◆ **Instructions for the task**:
The answer should contain all of the records below, each one copied word for word.

── Information

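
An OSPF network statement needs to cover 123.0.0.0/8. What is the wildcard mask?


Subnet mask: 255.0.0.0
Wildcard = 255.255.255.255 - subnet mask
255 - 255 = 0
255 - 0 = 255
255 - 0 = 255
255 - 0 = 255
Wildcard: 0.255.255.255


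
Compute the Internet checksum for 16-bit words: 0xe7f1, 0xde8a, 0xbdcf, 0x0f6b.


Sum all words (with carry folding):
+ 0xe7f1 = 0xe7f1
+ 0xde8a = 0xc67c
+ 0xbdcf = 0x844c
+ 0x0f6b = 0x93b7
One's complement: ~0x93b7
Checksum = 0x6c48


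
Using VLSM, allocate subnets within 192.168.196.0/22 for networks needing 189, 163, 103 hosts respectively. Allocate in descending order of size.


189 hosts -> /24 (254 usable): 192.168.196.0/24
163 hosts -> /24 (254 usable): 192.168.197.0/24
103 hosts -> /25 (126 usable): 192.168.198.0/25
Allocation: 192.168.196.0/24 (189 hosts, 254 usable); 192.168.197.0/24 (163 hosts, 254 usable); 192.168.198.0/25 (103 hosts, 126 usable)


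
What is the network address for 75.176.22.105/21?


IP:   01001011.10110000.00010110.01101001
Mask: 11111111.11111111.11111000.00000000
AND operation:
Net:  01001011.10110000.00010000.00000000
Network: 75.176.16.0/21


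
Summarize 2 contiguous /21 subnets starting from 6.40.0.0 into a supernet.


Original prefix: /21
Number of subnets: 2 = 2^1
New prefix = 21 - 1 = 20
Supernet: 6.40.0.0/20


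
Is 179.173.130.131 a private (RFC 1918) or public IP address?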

────

◆ **Answer to this problem**:
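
An OSPF network statement needs to cover 123.0.0.0/8. What is the wildcard mask?


Subnet mask: 255.0.0.0
Wildcard = 255.255.255.255 - subnet mask
255 - 255 = 0
255 - 0 = 255
255 - 0 = 255
255 - 0 = 255
Wildcard: 0.255.255.255


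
Compute the Internet checksum for 16-bit words: 0xe7f1, 0xde8a, 0xbdcf, 0x0f6b.


Sum all words (with carry folding):
+ 0xe7f1 = 0xe7f1
+ 0xde8a = 0xc67c
+ 0xbdcf = 0x844c
+ 0x0f6b = 0x93b7
One's complement: ~0x93b7
Checksum = 0x6c48


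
Using VLSM, allocate subnets within 192.168.196.0/22 for networks needing 189, 163, 103 hosts respectively. Allocate in descending order of size.


189 hosts -> /24 (254 usable): 192.168.196.0/24
163 hosts -> /24 (254 usable): 192.168.197.0/24
103 hosts -> /25 (126 usable): 192.168.198.0/25
Allocation: 192.168.196.0/24 (189 hosts, 254 usable); 192.168.197.0/24 (163 hosts, 254 usable); 192.168.198.0/25 (103 hosts, 126 usable)


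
What is the network address for 75.176.22.105/21?


IP:   01001011.10110000.00010110.01101001
Mask: 11111111.11111111.11111000.00000000
AND operation:
Net:  01001011.10110000.00010000.00000000
Network: 75.176.16.0/21


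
Summarize 2 contiguous /21 subnets starting from 6.40.0.0 into a supernet.


Original prefix: /21
Number of subnets: 2 = 2^1
New prefix = 21 - 1 = 20
Supernet: 6.40.0.0/20


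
Is 179.173.130.131 a private (RFC 1918) or public IP address?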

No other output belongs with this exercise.